Assignment: Without changing a character, output all of the records.

*****

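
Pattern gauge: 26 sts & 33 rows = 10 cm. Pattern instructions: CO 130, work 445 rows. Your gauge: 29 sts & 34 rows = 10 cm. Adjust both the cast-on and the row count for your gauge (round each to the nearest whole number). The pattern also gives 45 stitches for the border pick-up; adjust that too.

Cast on 145 stitches; work 458 rows; border pick-up 50 stitches.

Stitches: 130 × 29/26 = 145.00 → 145.
Rows: 445 × 34/33 = 458.48 → 458.
border pick-up: 45 × 29/26 = 50.19 → 50.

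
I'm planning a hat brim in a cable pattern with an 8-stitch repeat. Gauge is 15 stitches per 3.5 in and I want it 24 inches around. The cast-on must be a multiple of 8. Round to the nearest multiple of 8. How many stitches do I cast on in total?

104 stitches.

15 / 3.5 = 4.286 sts per inch.
24 × 4.286 = 102.86 sts.
Nearest multiple of 8: 104.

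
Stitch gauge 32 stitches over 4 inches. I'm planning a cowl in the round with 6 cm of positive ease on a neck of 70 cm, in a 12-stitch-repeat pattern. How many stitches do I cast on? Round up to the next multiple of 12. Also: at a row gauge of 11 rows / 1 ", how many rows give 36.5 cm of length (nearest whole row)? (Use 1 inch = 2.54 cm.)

Finished = 70 + 6 = 76 cm.
76 cm × 1/2.54 = 29.92 inches.
32/4 = 8 sts per in; 29.92 × 8 = 239.37 sts.
Next multiple of 12 → 240.
36.5 cm = 14.37 inches; × 11 = 158.07 → 158 rows.

Cast on 240 stitches; work 158 rows.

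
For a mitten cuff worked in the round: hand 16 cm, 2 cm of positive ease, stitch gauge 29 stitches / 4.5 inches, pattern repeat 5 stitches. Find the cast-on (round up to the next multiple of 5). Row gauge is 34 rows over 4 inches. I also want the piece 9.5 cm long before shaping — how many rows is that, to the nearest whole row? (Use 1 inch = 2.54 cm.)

Cast on 50 stitches; work 32 rows.

Finished = 16 + 2 = 18 cm.
18 cm × 1/2.54 = 7.09 inches.
29/4.5 = 6.444 sts per in; 7.09 × 6.444 = 45.67 sts.
Next multiple of 5 → 50.
9.5 cm = 3.74 inches; × 8.5 = 31.79 → 32 rows.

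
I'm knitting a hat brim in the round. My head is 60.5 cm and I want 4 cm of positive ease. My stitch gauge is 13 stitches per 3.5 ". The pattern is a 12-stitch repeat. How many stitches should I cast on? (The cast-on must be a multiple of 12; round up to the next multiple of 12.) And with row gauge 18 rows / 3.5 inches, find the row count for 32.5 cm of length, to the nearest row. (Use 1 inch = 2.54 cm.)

Finished = 60.5 + 4 = 64.5 cm.
64.5 cm × 1/2.54 = 25.39 inches.
13/3.5 = 3.714 sts per in; 25.39 × 3.714 = 94.32 sts.
Next multiple of 12 → 96.
32.5 cm = 12.80 inches; × 5.143 = 65.80 → 66 rows.

Cast on 96 stitches; work 66 rows.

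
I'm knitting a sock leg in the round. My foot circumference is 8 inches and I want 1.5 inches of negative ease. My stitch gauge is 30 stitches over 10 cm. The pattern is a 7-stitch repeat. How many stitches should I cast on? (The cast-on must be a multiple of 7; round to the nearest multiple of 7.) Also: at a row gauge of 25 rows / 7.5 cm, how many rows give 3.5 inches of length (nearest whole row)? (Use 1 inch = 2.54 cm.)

Cast on 49 stitches; work 30 rows.

Finished = 8 − 1.5 = 6.5 inches.
6.5 inches × 2.54 = 16.51 cm.
30/10 = 3 sts per cm; 16.51 × 3 = 49.53 sts.
Nearest multiple of 7 → 49.
3.5 inches = 8.89 cm; × 3.333 = 29.63 → 30 rows.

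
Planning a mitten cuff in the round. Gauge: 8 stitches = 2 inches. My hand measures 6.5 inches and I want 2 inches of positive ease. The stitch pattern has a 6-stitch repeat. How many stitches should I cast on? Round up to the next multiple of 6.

Finished = 6.5 + 2 = 8.5 inches.
8 / 2 = 4 sts/in.
8.5 × 4 = 34.00 sts.
Next multiple of 6: 36.

36 stitches.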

*****

Task output:
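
Pattern gauge: 26 sts & 33 rows = 10 cm. Pattern instructions: CO 130, work 445 rows. Your gauge: 29 sts & 34 rows = 10 cm. Adjust both the cast-on and the row count for your gauge (round each to the nearest whole number). The pattern also gives 45 stitches for the border pick-up; adjust that too.

Cast on 145 stitches; work 458 rows; border pick-up 50 stitches.

Stitches: 130 × 29/26 = 145.00 → 145.
Rows: 445 × 34/33 = 458.48 → 458.
border pick-up: 45 × 29/26 = 50.19 → 50.

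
I'm planning a hat brim in a cable pattern with an 8-stitch repeat. Gauge is 15 stitches per 3.5 in and I want it 24 inches around. The cast-on must be a multiple of 8. Round to the nearest multiple of 8. How many stitches do I cast on in total?

104 stitches.

15 / 3.5 = 4.286 sts per inch.
24 × 4.286 = 102.86 sts.
Nearest multiple of 8: 104.

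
Stitch gauge 32 stitches over 4 inches. I'm planning a cowl in the round with 6 cm of positive ease on a neck of 70 cm, in a 12-stitch-repeat pattern. How many stitches do I cast on? Round up to the next multiple of 12. Also: at a row gauge of 11 rows / 1 ", how many rows give 36.5 cm of length (nearest whole row)? (Use 1 inch = 2.54 cm.)

Finished = 70 + 6 = 76 cm.
76 cm × 1/2.54 = 29.92 inches.
32/4 = 8 sts per in; 29.92 × 8 = 239.37 sts.
Next multiple of 12 → 240.
36.5 cm = 14.37 inches; × 11 = 158.07 → 158 rows.

Cast on 240 stitches; work 158 rows.

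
For a mitten cuff worked in the round: hand 16 cm, 2 cm of positive ease, stitch gauge 29 stitches / 4.5 inches, pattern repeat 5 stitches. Find the cast-on (round up to the next multiple of 5). Row gauge is 34 rows over 4 inches. I also want the piece 9.5 cm long before shaping — how many rows is that, to the nearest whole row? (Use 1 inch = 2.54 cm.)

Cast on 50 stitches; work 32 rows.

Finished = 16 + 2 = 18 cm.
18 cm × 1/2.54 = 7.09 inches.
29/4.5 = 6.444 sts per in; 7.09 × 6.444 = 45.67 sts.
Next multiple of 5 → 50.
9.5 cm = 3.74 inches; × 8.5 = 31.79 → 32 rows.

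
I'm knitting a hat brim in the round. My head is 60.5 cm and I want 4 cm of positive ease. My stitch gauge is 13 stitches per 3.5 ". The pattern is a 12-stitch repeat. How many stitches should I cast on? (The cast-on must be a multiple of 12; round up to the next multiple of 12.) And with row gauge 18 rows / 3.5 inches, find the row count for 32.5 cm of length, to the nearest row. (Use 1 inch = 2.54 cm.)

Finished = 60.5 + 4 = 64.5 cm.
64.5 cm × 1/2.54 = 25.39 inches.
13/3.5 = 3.714 sts per in; 25.39 × 3.714 = 94.32 sts.
Next multiple of 12 → 96.
32.5 cm = 12.80 inches; × 5.143 = 65.80 → 66 rows.

Cast on 96 stitches; work 66 rows.

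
I'm knitting a sock leg in the round. My foot circumference is 8 inches and I want 1.5 inches of negative ease. My stitch gauge is 30 stitches over 10 cm. The pattern is a 7-stitch repeat. How many stitches should I cast on? (The cast-on must be a multiple of 7; round to the nearest multiple of 7.) Also: at a row gauge of 25 rows / 7.5 cm, how many rows give 3.5 inches of length (nearest whole row)? (Use 1 inch = 2.54 cm.)

Cast on 49 stitches; work 30 rows.

Finished = 8 − 1.5 = 6.5 inches.
6.5 inches × 2.54 = 16.51 cm.
30/10 = 3 sts per cm; 16.51 × 3 = 49.53 sts.
Nearest multiple of 7 → 49.
3.5 inches = 8.89 cm; × 3.333 = 29.63 → 30 rows.

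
Planning a mitten cuff in the round. Gauge: 8 stitches = 2 inches. My hand measures 6.5 inches and I want 2 inches of positive ease. The stitch pattern has a 6-stitch repeat. How many stitches should I cast on? Round up to the next multiple of 6.

Finished = 6.5 + 2 = 8.5 inches.
8 / 2 = 4 sts/in.
8.5 × 4 = 34.00 sts.
Next multiple of 6: 36.

36 stitches.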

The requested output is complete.